--- EXERCISE PROMPT ---
The answer must be every line below that contains the string "grows".

##### RECORDS SUPPLIED #####

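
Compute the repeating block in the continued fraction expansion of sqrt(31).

Write x_i = (sqrt(31) + m_i)/d_i with (m_0, d_0) = (0, 1). a_0 = floor(sqrt(31)) = 5, since 5^2 = 25 <= 31 < 36 = 6^2.
Iterate m_{i+1} = d_i*a_i - m_i, d_{i+1} = (31 - m_{i+1}^2)/d_i, a_{i+1} = floor((a_0 + m_{i+1})/d_{i+1}):
  m_1 = 1*5 - 0 = 5, d_1 = (31 - 5^2)/1 = 6/1 = 6, a_1 = floor((5 + 5)/6) = 1.
  m_2 = 6*1 - 5 = 1, d_2 = (31 - 1^2)/6 = 30/6 = 5, a_2 = floor((5 + 1)/5) = 1.
  m_3 = 5*1 - 1 = 4, d_3 = (31 - 4^2)/5 = 15/5 = 3, a_3 = floor((5 + 4)/3) = 3.
  m_4 = 3*3 - 4 = 5, d_4 = (31 - 5^2)/3 = 6/3 = 2, a_4 = floor((5 + 5)/2) = 5.
  m_5 = 2*5 - 5 = 5, d_5 = (31 - 5^2)/2 = 6/2 = 3, a_5 = floor((5 + 5)/3) = 3.
  m_6 = 3*3 - 5 = 4, d_6 = (31 - 4^2)/3 = 15/3 = 5, a_6 = floor((5 + 4)/5) = 1.
  m_7 = 5*1 - 4 = 1, d_7 = (31 - 1^2)/5 = 30/5 = 6, a_7 = floor((5 + 1)/6) = 1.
  m_8 = 6*1 - 1 = 5, d_8 = (31 - 5^2)/6 = 6/6 = 1, a_8 = floor((5 + 5)/1) = 10.
  m_9 = 1*10 - 5 = 5, d_9 = (31 - 5^2)/1 = 6/1 = 6: (m_9, d_9) = (m_1, d_1) = (5, 6), so from here the quotients repeat a_1, ..., a_8; the period length is 8.
Hence the expansion of sqrt(31) is a_0 = 5 followed by the repeating block 1, 1, 3, 5, 3, 1, 1, 10 (period 8).

[5; (1, 1, 3, 5, 3, 1, 1, 10)]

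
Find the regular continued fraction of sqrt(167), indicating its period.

[12; (1, 11, 1, 24)]

Write x_i = (sqrt(167) + m_i)/d_i with (m_0, d_0) = (0, 1). a_0 = floor(sqrt(167)) = 12, since 12^2 = 144 <= 167 < 169 = 13^2.
Iterate m_{i+1} = d_i*a_i - m_i, d_{i+1} = (167 - m_{i+1}^2)/d_i, a_{i+1} = floor((a_0 + m_{i+1})/d_{i+1}):
  m_1 = 1*12 - 0 = 12, d_1 = (167 - 12^2)/1 = 23/1 = 23, a_1 = floor((12 + 12)/23) = 1.
  m_2 = 23*1 - 12 = 11, d_2 = (167 - 11^2)/23 = 46/23 = 2, a_2 = floor((12 + 11)/2) = 11.
  m_3 = 2*11 - 11 = 11, d_3 = (167 - 11^2)/2 = 46/2 = 23, a_3 = floor((12 + 11)/23) = 1.
  m_4 = 23*1 - 11 = 12, d_4 = (167 - 12^2)/23 = 23/23 = 1, a_4 = floor((12 + 12)/1) = 24.
  m_5 = 1*24 - 12 = 12, d_5 = (167 - 12^2)/1 = 23/1 = 23: (m_5, d_5) = (m_1, d_1) = (12, 23), so from here the quotients repeat a_1, ..., a_4; the period length is 4.
Hence the expansion of sqrt(167) is a_0 = 12 followed by the repeating block 1, 11, 1, 24 (period 4).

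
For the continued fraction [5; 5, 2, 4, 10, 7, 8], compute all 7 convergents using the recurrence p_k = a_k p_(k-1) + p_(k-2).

5/1, 26/5, 57/11, 254/49, 2597/501, 18433/3556, 150061/28949

Using the convergent recurrence p_i = a_i*p_{i-1} + p_{i-2}, q_i = a_i*q_{i-1} + q_{i-2} with p_{-2}=0, p_{-1}=1, q_{-2}=1, q_{-1}=0:
  i=0: a_0=5, p_0 = 5*1 + 0 = 5, q_0 = 5*0 + 1 = 1.
  i=1: a_1=5, p_1 = 5*5 + 1 = 26, q_1 = 5*1 + 0 = 5.
  i=2: a_2=2, p_2 = 2*26 + 5 = 57, q_2 = 2*5 + 1 = 11.
  i=3: a_3=4, p_3 = 4*57 + 26 = 254, q_3 = 4*11 + 5 = 49.
  i=4: a_4=10, p_4 = 10*254 + 57 = 2597, q_4 = 10*49 + 11 = 501.
  i=5: a_5=7, p_5 = 7*2597 + 254 = 18433, q_5 = 7*501 + 49 = 3556.
  i=6: a_6=8, p_6 = 8*18433 + 2597 = 150061, q_6 = 8*3556 + 501 = 28949.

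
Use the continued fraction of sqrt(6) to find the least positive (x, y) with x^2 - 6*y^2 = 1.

(x, y) = (5, 2)

First expand sqrt(6) as a continued fraction. With x_i = (sqrt(6) + m_i)/d_i and (m_0, d_0) = (0, 1): a_0 = floor(sqrt(6)) = 2, since 2^2 = 4 <= 6 < 9 = 3^2.
Iterate m_{i+1} = d_i*a_i - m_i, d_{i+1} = (6 - m_{i+1}^2)/d_i, a_{i+1} = floor((a_0 + m_{i+1})/d_{i+1}):
  m_1 = 1*2 - 0 = 2, d_1 = (6 - 2^2)/1 = 2/1 = 2, a_1 = floor((2 + 2)/2) = 2.
  m_2 = 2*2 - 2 = 2, d_2 = (6 - 2^2)/2 = 2/2 = 1, a_2 = floor((2 + 2)/1) = 4.
  m_3 = 1*4 - 2 = 2, d_3 = (6 - 2^2)/1 = 2/1 = 2: (m_3, d_3) = (m_1, d_1) = (2, 2), so from here the quotients repeat a_1, a_2; the period length is 2.
So sqrt(6) = [2; (2, 4)] with period length k = 2.
k is even, so the fundamental solution of x^2 - 6y^2 = 1 is (p_{k-1}, q_{k-1}) = (p_1, q_1); compute convergents through index 1.
Convergents (p_i = a_i*p_{i-1} + p_{i-2}, q_i = a_i*q_{i-1} + q_{i-2} with p_{-2}=0, p_{-1}=1, q_{-2}=1, q_{-1}=0):
  i=0: a_0=2, p_0 = 2*1 + 0 = 2, q_0 = 2*0 + 1 = 1.
  i=1: a_1=2, p_1 = 2*2 + 1 = 5, q_1 = 2*1 + 0 = 2.
Check: 5^2 - 6*2^2 = 25 - 24 = 1, so (x, y) = (5, 2) solves the equation, and by the theorem it is the least positive solution.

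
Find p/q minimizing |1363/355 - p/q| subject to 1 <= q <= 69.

Expand x = 1363/355 as a continued fraction with the Euclidean algorithm:
  1363 = 3*355 + 298, so a_0 = 3.
  355 = 1*298 + 57, so a_1 = 1.
  298 = 5*57 + 13, so a_2 = 5.
  57 = 4*13 + 5, so a_3 = 4.
  13 = 2*5 + 3, so a_4 = 2.
  5 = 1*3 + 2, so a_5 = 1.
  3 = 1*2 + 1, so a_6 = 1.
  2 = 2*1 + 0, so a_7 = 2.
so x = [3; 1, 5, 4, 2, 1, 1, 2].
Convergents (p_i = a_i*p_{i-1} + p_{i-2}, q_i = a_i*q_{i-1} + q_{i-2} with p_{-2}=0, p_{-1}=1, q_{-2}=1, q_{-1}=0), until the denominator exceeds 69:
  i=0: a_0=3, p_0 = 3*1 + 0 = 3, q_0 = 3*0 + 1 = 1.
  i=1: a_1=1, p_1 = 1*3 + 1 = 4, q_1 = 1*1 + 0 = 1.
  i=2: a_2=5, p_2 = 5*4 + 3 = 23, q_2 = 5*1 + 1 = 6.
  i=3: a_3=4, p_3 = 4*23 + 4 = 96, q_3 = 4*6 + 1 = 25.
  i=4: a_4=2, p_4 = 2*96 + 23 = 215, q_4 = 2*25 + 6 = 56.
  i=5: a_5=1, p_5 = 1*215 + 96 = 311, q_5 = 1*56 + 25 = 81.
q_5 = 81 > 69, so the last convergent with denominator <= 69 is p_4/q_4 = 215/56.
The closest fraction with denominator <= 69 is either p_4/q_4 or the intermediate fraction (k*p_4 + p_3)/(k*q_4 + q_3) with the largest k >= 1 whose denominator stays <= 69; these approach x as k grows, and every other convergent or intermediate fraction in range is farther away.
Largest k: floor((69 - q_3)/q_4) = floor((69 - 25)/56) = 0.
Since k = 0, no intermediate fraction beyond p_4/q_4 has denominator <= 69, so the convergent 215/56 is the closest (its error is |1363*56 - 215*355|/(355*56) = 3/19880).

215/56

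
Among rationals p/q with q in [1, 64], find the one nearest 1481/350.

55/13

Expand x = 1481/350 as a continued fraction with the Euclidean algorithm:
  1481 = 4*350 + 81, so a_0 = 4.
  350 = 4*81 + 26, so a_1 = 4.
  81 = 3*26 + 3, so a_2 = 3.
  26 = 8*3 + 2, so a_3 = 8.
  3 = 1*2 + 1, so a_4 = 1.
  2 = 2*1 + 0, so a_5 = 2.
so x = [4; 4, 3, 8, 1, 2].
Convergents (p_i = a_i*p_{i-1} + p_{i-2}, q_i = a_i*q_{i-1} + q_{i-2} with p_{-2}=0, p_{-1}=1, q_{-2}=1, q_{-1}=0), until the denominator exceeds 64:
  i=0: a_0=4, p_0 = 4*1 + 0 = 4, q_0 = 4*0 + 1 = 1.
  i=1: a_1=4, p_1 = 4*4 + 1 = 17, q_1 = 4*1 + 0 = 4.
  i=2: a_2=3, p_2 = 3*17 + 4 = 55, q_2 = 3*4 + 1 = 13.
  i=3: a_3=8, p_3 = 8*55 + 17 = 457, q_3 = 8*13 + 4 = 108.
q_3 = 108 > 64, so the last convergent with denominator <= 64 is p_2/q_2 = 55/13.
The closest fraction with denominator <= 64 is either p_2/q_2 or the intermediate fraction (k*p_2 + p_1)/(k*q_2 + q_1) with the largest k >= 1 whose denominator stays <= 64; these approach x as k grows, and every other convergent or intermediate fraction in range is farther away.
Largest k: floor((64 - q_1)/q_2) = floor((64 - 4)/13) = 4.
That gives (4*55 + 17)/(4*13 + 4) = 237/56.
Compare the errors: |x - 55/13| = |1481*13 - 55*350|/(350*13) = 3/4550, and |x - 237/56| = |1481*56 - 237*350|/(350*56) = 14/19600.
Cross-multiplying, 3*19600 = 58800 < 63700 = 14*4550, so 3/4550 is smaller: the convergent 55/13 is closer to x than 237/56.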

#####

--- TASK RESPONSE ---
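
The closest fraction with denominator <= 69 is either p_4/q_4 or the intermediate fraction (k*p_4 + p_3)/(k*q_4 + q_3) with the largest k >= 1 whose denominator stays <= 69; these approach x as k grows, and every other convergent or intermediate fraction in range is farther away.
The closest fraction with denominator <= 64 is either p_2/q_2 or the intermediate fraction (k*p_2 + p_1)/(k*q_2 + q_1) with the largest k >= 1 whose denominator stays <= 64; these approach x as k grows, and every other convergent or intermediate fraction in range is farther away.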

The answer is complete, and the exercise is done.